▶ _DESCRIPTION OF THE TASK_
Two lines below mark the span: the one containing "1–3,599: €27.30 each" and the one containing "12,000 or more: €24.65 each". Set down both, plus every line between, exactly as they stand, and nothing else.

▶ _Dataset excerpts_
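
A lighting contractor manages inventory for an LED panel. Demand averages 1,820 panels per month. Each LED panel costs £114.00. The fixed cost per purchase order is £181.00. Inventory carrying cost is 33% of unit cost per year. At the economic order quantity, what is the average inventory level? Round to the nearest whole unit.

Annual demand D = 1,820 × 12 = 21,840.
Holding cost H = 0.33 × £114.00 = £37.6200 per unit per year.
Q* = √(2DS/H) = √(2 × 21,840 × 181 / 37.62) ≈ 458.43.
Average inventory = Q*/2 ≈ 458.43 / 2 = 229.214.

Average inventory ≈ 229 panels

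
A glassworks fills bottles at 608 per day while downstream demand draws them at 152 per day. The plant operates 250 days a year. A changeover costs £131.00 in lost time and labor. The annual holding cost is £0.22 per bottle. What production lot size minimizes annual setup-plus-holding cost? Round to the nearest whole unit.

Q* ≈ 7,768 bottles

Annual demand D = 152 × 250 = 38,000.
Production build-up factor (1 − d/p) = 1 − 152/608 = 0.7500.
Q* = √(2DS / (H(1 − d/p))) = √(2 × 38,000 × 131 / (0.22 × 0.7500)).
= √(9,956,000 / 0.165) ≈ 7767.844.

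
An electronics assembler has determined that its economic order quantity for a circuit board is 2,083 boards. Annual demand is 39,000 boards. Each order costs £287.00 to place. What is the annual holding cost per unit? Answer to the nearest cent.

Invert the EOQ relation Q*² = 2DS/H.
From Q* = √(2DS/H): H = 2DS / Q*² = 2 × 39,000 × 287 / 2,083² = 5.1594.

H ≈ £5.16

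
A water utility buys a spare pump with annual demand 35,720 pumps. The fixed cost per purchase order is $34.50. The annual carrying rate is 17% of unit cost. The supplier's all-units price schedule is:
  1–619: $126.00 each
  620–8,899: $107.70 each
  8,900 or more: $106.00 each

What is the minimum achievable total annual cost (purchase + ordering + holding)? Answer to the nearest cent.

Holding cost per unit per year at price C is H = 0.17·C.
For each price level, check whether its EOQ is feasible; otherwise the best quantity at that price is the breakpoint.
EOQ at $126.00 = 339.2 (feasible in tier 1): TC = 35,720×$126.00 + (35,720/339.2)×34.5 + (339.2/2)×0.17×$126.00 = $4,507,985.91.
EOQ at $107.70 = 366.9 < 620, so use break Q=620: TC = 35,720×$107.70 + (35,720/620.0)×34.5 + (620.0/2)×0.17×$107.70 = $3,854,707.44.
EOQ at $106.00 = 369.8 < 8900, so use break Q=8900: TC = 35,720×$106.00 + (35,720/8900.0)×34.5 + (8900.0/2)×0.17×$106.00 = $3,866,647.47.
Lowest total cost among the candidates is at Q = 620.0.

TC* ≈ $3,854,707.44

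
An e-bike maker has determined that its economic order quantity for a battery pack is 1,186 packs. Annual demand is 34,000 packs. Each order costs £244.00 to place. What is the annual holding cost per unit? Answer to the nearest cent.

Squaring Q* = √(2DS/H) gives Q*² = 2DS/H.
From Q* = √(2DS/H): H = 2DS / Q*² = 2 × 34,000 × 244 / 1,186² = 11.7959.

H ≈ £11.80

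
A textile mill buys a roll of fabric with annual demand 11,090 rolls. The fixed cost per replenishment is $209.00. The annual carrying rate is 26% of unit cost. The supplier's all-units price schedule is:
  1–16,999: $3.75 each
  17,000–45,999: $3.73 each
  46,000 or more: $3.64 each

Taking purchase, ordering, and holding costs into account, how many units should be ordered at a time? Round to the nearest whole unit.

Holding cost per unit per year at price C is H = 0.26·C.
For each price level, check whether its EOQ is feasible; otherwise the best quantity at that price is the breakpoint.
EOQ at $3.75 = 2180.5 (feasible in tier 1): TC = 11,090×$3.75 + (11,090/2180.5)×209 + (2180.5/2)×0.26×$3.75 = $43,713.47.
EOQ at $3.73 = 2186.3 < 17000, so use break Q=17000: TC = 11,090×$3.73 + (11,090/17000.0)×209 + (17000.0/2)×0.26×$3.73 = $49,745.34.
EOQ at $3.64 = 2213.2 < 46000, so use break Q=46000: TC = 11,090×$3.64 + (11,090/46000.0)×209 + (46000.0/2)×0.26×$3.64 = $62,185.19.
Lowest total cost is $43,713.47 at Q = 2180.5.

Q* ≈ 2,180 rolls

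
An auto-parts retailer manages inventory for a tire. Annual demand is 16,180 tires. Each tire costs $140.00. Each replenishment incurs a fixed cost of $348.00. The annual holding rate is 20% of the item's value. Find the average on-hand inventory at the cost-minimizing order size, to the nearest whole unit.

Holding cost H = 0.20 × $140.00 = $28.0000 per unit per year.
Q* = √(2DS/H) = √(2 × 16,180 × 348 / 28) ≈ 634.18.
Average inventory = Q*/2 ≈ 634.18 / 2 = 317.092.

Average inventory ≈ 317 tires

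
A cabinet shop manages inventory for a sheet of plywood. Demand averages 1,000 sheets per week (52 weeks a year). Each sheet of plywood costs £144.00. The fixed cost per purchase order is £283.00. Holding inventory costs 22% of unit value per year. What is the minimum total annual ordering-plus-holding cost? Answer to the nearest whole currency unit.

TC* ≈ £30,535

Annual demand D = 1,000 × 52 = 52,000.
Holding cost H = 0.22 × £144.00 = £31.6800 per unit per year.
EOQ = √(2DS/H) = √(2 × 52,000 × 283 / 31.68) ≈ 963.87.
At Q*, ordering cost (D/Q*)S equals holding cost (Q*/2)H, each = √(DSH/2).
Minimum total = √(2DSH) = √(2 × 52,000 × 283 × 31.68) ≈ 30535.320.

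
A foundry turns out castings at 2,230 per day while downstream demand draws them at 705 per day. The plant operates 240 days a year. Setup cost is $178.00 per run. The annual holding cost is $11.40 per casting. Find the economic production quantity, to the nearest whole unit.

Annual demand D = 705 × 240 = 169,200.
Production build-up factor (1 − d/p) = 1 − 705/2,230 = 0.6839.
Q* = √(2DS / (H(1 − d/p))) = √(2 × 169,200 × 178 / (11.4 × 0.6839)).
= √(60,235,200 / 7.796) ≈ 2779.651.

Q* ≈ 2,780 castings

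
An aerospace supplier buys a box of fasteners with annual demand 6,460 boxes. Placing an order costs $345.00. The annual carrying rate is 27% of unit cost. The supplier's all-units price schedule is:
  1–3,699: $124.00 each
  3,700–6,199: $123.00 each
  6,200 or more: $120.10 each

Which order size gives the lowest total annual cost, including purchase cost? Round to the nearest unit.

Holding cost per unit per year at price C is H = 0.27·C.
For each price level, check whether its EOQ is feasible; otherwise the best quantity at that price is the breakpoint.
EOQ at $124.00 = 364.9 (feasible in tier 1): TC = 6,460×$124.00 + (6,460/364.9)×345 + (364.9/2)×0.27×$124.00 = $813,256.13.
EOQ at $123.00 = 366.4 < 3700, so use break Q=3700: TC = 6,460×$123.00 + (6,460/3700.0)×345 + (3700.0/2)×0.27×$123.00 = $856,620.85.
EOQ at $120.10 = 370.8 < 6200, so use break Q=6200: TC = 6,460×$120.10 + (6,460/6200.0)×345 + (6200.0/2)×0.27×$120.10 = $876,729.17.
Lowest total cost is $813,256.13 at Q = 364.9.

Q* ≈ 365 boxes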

...

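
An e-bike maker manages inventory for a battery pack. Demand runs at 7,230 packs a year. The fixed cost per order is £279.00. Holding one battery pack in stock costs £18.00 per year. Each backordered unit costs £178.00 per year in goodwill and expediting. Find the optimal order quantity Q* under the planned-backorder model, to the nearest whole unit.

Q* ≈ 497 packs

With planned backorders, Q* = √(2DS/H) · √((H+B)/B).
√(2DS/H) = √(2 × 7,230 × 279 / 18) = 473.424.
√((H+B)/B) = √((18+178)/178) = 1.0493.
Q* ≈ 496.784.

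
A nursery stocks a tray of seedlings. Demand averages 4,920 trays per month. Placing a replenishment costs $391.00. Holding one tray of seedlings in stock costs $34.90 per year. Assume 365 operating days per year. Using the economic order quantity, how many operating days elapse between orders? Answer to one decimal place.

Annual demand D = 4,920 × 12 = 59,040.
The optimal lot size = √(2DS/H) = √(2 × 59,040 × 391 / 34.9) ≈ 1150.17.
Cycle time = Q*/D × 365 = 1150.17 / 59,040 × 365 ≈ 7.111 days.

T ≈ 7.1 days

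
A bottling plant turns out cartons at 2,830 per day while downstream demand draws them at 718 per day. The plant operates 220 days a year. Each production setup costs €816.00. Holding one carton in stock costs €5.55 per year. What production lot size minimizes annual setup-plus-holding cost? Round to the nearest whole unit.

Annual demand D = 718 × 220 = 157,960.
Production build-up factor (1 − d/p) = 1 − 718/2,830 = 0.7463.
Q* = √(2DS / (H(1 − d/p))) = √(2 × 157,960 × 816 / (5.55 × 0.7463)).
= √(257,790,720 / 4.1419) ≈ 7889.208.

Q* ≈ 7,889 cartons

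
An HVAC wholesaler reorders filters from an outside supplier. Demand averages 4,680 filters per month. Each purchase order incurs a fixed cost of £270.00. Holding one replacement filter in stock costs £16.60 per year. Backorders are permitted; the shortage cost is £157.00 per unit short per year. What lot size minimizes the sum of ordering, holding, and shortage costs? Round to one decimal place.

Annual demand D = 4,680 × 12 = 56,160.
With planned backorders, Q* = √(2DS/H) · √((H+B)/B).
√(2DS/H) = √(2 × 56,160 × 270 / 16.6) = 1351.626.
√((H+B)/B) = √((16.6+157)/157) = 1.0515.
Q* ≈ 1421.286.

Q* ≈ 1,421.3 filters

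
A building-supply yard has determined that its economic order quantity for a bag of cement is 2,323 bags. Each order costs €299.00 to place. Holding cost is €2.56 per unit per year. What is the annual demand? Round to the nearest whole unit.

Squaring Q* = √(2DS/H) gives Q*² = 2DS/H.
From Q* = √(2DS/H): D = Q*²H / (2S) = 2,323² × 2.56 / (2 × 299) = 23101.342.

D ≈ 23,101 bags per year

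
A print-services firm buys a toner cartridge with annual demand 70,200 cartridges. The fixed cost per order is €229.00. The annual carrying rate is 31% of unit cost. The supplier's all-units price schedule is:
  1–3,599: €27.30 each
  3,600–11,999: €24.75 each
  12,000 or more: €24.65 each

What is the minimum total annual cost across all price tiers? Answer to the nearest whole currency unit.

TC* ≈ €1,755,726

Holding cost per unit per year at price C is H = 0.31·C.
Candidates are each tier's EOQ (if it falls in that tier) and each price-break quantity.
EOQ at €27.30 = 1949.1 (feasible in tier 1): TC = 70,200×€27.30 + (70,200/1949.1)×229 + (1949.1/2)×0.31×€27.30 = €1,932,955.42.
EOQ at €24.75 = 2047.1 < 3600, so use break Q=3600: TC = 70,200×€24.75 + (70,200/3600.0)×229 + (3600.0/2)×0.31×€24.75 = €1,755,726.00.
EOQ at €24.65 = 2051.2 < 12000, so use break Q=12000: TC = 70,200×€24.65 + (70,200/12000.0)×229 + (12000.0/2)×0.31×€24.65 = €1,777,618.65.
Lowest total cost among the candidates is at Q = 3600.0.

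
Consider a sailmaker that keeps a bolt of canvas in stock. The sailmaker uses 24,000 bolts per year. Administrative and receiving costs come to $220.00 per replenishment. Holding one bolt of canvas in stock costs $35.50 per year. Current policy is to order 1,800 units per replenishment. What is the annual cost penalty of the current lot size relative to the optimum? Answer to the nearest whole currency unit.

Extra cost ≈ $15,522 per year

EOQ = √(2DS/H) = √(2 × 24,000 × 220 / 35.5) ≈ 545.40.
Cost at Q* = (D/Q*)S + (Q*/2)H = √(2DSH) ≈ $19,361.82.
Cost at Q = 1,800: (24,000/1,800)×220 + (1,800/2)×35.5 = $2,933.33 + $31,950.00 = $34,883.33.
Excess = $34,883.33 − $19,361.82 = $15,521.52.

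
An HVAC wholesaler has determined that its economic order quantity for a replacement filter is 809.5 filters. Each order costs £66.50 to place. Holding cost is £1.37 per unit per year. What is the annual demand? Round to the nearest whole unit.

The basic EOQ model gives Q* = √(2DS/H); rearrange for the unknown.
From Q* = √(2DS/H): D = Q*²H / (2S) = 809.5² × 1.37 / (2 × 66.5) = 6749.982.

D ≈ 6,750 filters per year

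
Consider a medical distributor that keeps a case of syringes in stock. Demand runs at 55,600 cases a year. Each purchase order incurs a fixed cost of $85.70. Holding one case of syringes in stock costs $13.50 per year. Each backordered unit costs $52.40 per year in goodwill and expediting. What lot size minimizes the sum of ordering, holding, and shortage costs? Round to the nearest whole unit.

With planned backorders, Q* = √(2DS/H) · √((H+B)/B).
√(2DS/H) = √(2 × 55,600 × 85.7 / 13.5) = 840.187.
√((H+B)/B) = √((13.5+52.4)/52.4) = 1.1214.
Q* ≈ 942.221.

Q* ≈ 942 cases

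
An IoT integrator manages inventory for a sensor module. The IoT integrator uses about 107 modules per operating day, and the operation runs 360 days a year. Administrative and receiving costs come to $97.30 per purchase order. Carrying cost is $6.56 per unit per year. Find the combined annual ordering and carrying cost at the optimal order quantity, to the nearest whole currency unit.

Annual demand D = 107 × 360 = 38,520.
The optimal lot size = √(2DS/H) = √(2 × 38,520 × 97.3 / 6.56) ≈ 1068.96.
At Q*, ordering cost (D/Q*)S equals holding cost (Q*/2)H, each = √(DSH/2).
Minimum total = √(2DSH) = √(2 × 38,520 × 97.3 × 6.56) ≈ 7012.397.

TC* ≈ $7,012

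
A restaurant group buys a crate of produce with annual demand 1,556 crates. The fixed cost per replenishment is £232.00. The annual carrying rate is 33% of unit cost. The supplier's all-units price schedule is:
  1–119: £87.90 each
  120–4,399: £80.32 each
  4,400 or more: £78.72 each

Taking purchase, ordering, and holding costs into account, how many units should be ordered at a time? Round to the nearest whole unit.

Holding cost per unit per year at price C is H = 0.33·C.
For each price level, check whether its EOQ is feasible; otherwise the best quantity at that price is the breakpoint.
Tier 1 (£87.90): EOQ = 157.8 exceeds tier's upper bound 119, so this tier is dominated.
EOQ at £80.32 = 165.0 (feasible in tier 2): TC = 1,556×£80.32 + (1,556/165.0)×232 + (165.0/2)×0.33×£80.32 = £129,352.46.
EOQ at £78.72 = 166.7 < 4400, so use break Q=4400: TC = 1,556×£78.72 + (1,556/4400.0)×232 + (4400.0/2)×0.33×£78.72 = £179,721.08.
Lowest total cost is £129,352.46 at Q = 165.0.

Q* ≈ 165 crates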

* * *

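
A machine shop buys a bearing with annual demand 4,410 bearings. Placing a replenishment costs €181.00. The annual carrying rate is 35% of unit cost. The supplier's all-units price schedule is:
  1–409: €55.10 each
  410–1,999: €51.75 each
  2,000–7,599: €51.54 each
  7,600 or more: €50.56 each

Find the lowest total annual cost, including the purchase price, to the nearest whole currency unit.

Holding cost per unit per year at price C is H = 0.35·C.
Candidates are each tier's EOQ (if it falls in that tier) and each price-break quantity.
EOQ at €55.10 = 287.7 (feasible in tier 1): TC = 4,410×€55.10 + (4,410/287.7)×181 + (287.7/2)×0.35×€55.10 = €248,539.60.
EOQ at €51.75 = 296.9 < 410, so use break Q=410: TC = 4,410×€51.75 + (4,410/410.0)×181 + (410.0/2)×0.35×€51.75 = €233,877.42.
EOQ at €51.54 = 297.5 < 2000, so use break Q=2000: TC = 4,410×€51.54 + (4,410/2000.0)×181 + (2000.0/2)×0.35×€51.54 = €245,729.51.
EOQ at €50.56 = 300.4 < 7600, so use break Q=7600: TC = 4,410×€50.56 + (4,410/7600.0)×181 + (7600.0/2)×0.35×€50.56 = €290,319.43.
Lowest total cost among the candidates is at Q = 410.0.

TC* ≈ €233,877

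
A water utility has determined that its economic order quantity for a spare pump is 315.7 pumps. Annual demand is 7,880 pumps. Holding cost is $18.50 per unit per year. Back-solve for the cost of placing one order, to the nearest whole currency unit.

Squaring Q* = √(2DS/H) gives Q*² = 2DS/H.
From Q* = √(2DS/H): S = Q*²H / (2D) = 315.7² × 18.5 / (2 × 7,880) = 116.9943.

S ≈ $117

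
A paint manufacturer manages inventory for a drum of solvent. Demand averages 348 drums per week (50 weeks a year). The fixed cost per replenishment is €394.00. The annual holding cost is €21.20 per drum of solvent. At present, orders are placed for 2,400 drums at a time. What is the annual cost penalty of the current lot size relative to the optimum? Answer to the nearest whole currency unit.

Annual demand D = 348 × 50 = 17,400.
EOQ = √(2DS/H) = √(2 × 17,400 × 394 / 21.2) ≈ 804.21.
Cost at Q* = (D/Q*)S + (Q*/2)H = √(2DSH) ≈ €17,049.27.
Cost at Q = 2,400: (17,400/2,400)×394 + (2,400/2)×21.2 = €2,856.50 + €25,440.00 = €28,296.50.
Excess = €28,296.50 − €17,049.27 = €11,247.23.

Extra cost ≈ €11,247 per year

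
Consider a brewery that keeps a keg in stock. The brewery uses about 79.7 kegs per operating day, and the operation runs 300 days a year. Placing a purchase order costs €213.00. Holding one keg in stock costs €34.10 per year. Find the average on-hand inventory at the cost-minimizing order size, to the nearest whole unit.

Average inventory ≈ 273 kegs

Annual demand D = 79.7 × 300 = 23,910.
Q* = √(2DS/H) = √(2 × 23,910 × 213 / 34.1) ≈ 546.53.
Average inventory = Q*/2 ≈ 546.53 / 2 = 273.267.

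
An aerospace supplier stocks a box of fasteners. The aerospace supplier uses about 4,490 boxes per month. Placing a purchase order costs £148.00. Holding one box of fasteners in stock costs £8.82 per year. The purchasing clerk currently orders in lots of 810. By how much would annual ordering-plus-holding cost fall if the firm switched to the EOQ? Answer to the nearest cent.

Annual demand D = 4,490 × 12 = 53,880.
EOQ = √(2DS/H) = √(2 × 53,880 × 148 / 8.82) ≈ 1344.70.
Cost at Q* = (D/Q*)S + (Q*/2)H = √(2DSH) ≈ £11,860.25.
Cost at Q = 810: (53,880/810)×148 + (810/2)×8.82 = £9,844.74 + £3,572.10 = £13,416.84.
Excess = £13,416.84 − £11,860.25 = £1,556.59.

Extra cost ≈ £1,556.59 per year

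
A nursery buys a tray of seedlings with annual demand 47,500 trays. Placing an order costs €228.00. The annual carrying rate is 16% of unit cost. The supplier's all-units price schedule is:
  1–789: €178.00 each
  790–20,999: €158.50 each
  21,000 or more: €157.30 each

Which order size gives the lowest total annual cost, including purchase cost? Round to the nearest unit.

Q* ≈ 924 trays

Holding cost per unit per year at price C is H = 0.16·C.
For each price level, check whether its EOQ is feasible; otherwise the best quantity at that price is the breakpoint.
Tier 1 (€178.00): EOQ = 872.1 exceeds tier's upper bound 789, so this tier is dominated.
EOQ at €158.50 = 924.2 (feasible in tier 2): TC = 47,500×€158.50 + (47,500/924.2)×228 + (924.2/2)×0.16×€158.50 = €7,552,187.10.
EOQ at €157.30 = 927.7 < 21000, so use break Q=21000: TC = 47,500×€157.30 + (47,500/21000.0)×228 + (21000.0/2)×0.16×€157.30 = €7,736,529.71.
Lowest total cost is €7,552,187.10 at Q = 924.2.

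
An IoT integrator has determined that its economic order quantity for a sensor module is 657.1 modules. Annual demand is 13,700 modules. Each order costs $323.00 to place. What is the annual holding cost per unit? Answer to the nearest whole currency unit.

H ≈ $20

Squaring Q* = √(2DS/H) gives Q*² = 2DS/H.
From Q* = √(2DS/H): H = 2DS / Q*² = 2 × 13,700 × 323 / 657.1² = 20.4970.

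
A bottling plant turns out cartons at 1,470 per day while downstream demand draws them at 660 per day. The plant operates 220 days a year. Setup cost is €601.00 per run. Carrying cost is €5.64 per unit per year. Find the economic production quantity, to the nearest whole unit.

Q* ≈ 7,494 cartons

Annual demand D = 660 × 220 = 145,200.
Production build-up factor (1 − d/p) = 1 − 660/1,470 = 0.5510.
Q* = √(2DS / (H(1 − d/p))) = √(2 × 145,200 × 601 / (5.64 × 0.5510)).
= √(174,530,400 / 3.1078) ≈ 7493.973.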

▶ _EXERCISE SOLUTION_
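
  1–3,599: €27.30 each
  3,600–11,999: €24.75 each
  12,000 or more: €24.65 each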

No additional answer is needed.